### DATA RECORDS

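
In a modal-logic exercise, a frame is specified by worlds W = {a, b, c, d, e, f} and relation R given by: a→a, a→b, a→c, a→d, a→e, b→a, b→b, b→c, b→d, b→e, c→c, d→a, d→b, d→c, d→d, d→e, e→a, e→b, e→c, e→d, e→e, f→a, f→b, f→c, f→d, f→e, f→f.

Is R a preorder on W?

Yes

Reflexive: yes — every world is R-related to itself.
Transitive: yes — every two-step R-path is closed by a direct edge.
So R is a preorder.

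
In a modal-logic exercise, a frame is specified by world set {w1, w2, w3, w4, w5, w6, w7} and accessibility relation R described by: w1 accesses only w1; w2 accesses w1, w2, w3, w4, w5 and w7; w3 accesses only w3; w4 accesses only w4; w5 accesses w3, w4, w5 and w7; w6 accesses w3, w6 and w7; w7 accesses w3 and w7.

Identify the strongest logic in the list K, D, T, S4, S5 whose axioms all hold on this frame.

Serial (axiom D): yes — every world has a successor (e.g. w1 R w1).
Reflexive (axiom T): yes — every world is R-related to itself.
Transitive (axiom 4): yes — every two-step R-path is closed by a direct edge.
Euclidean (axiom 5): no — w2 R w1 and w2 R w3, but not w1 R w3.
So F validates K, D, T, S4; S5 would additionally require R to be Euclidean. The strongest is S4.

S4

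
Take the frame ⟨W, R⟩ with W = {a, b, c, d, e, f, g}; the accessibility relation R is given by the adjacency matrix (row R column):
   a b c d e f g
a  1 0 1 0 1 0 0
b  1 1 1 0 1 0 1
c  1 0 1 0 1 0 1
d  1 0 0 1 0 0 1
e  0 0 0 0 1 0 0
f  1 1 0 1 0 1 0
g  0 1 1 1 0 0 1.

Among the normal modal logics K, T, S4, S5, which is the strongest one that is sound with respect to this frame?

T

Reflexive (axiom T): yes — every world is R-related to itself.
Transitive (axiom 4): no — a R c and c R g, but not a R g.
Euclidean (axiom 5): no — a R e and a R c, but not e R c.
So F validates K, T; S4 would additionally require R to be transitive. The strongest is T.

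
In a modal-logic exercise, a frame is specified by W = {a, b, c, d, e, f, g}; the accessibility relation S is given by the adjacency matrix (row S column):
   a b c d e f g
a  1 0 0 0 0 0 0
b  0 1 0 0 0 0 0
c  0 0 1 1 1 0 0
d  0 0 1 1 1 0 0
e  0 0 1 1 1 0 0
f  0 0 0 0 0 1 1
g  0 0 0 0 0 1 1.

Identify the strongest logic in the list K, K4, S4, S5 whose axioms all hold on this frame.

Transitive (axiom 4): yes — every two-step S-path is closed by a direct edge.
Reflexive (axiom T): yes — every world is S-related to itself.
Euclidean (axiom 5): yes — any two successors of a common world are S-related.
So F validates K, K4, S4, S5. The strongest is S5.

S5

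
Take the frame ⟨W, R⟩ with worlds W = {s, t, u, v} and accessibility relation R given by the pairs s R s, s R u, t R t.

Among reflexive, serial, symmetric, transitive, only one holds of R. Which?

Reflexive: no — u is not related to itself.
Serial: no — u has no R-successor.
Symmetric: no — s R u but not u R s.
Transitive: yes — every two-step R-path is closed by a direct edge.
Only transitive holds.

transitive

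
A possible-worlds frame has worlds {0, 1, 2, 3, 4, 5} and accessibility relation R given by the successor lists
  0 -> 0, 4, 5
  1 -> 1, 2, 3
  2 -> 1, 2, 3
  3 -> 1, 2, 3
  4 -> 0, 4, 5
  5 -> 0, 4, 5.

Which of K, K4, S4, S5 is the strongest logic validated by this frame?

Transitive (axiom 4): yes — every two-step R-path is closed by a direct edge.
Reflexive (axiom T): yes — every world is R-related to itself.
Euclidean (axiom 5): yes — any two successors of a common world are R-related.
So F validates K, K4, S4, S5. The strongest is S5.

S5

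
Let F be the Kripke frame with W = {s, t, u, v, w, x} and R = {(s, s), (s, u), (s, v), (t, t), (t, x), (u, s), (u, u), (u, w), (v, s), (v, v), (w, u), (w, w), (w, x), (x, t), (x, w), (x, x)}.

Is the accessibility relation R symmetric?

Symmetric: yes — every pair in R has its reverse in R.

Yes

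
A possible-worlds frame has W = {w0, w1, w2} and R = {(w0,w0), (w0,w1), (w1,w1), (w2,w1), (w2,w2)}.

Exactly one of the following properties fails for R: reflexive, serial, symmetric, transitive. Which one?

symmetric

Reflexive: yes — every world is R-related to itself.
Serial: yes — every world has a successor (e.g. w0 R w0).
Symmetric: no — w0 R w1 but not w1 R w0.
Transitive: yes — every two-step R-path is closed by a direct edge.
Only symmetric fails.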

######

• DIRECTIONS FOR THIS TASK: Look through the entries above; find each line with the word "specified" and copy it.

• PROBLEM SOLUTION:
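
In a modal-logic exercise, a frame is specified by worlds W = {a, b, c, d, e, f} and relation R given by: a→a, a→b, a→c, a→d, a→e, b→a, b→b, b→c, b→d, b→e, c→c, d→a, d→b, d→c, d→d, d→e, e→a, e→b, e→c, e→d, e→e, f→a, f→b, f→c, f→d, f→e, f→f.
In a modal-logic exercise, a frame is specified by world set {w1, w2, w3, w4, w5, w6, w7} and accessibility relation R described by: w1 accesses only w1; w2 accesses w1, w2, w3, w4, w5 and w7; w3 accesses only w3; w4 accesses only w4; w5 accesses w3, w4, w5 and w7; w6 accesses w3, w6 and w7; w7 accesses w3 and w7.
In a modal-logic exercise, a frame is specified by W = {a, b, c, d, e, f, g}; the accessibility relation S is given by the adjacency matrix (row S column):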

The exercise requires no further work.